[Exercise details]: Output each entry exactly as written.

Material for this task section start

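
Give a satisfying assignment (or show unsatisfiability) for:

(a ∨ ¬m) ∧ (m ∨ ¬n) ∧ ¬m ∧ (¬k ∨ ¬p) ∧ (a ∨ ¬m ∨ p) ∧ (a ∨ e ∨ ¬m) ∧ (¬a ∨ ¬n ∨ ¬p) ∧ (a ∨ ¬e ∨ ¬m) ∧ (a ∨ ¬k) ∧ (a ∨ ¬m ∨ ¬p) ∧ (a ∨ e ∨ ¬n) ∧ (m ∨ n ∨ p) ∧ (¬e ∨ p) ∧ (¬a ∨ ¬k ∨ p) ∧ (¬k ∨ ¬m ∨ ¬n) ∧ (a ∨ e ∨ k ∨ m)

p = True, a = False, k = False, n = False, m = False, e = True

Unit clause (¬m) forces m = False.
In (m ∨ ¬n) only ¬n is left, so n = False.
In (m ∨ n ∨ p) only p is left, so p = True.
In (¬k ∨ ¬p) only ¬k is left, so k = False.
Set a = False.
  then (a ∨ e ∨ k ∨ m) forces e = True.
All clauses satisfied.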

Material for this task section end

[Exercise result]:
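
Give a satisfying assignment (or show unsatisfiability) for:

(a ∨ ¬m) ∧ (m ∨ ¬n) ∧ ¬m ∧ (¬k ∨ ¬p) ∧ (a ∨ ¬m ∨ p) ∧ (a ∨ e ∨ ¬m) ∧ (¬a ∨ ¬n ∨ ¬p) ∧ (a ∨ ¬e ∨ ¬m) ∧ (a ∨ ¬k) ∧ (a ∨ ¬m ∨ ¬p) ∧ (a ∨ e ∨ ¬n) ∧ (m ∨ n ∨ p) ∧ (¬e ∨ p) ∧ (¬a ∨ ¬k ∨ p) ∧ (¬k ∨ ¬m ∨ ¬n) ∧ (a ∨ e ∨ k ∨ m)

p = True, a = False, k = False, n = False, m = False, e = True

Unit clause (¬m) forces m = False.
In (m ∨ ¬n) only ¬n is left, so n = False.
In (m ∨ n ∨ p) only p is left, so p = True.
In (¬k ∨ ¬p) only ¬k is left, so k = False.
Set a = False.
  then (a ∨ e ∨ k ∨ m) forces e = True.
All clauses satisfied.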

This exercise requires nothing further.